Study material —
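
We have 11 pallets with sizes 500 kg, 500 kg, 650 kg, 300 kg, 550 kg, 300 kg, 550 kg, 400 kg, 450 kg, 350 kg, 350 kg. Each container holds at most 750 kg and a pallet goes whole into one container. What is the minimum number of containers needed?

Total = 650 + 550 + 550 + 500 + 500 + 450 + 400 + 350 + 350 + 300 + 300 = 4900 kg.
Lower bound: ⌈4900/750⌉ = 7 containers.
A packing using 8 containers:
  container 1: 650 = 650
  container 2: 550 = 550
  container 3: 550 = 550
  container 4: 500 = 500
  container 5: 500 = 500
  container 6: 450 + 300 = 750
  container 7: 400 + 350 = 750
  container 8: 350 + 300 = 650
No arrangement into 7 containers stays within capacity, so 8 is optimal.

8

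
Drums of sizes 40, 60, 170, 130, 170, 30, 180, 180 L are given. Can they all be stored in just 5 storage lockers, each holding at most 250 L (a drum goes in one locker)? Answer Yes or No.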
==
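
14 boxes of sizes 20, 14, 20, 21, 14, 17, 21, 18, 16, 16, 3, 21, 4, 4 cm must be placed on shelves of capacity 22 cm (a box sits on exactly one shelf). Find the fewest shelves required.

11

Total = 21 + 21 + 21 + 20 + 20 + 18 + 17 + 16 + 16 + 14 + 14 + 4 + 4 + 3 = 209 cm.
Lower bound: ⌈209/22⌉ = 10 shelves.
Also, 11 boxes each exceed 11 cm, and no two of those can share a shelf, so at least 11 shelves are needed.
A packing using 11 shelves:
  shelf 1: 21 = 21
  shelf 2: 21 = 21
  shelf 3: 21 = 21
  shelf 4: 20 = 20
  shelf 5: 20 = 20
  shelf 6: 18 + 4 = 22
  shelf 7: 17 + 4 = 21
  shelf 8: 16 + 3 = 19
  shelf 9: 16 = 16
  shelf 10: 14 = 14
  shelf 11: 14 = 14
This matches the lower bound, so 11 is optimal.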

Task brief — What is needed is a verbatim copy of every line in the records above from the one containing "We have 11 pallets" down to the one containing "Drums of sizes", both included, and nothing more.

Response to the task —
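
We have 11 pallets with sizes 500 kg, 500 kg, 650 kg, 300 kg, 550 kg, 300 kg, 550 kg, 400 kg, 450 kg, 350 kg, 350 kg. Each container holds at most 750 kg and a pallet goes whole into one container. What is the minimum number of containers needed?

Total = 650 + 550 + 550 + 500 + 500 + 450 + 400 + 350 + 350 + 300 + 300 = 4900 kg.
Lower bound: ⌈4900/750⌉ = 7 containers.
A packing using 8 containers:
  container 1: 650 = 650
  container 2: 550 = 550
  container 3: 550 = 550
  container 4: 500 = 500
  container 5: 500 = 500
  container 6: 450 + 300 = 750
  container 7: 400 + 350 = 750
  container 8: 350 + 300 = 650
No arrangement into 7 containers stays within capacity, so 8 is optimal.

8

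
Drums of sizes 40, 60, 170, 130, 170, 30, 180, 180 L are given. Can they all be stored in just 5 storage lockers, each holding at most 250 L (a drum goes in one locker)? Answer Yes or No.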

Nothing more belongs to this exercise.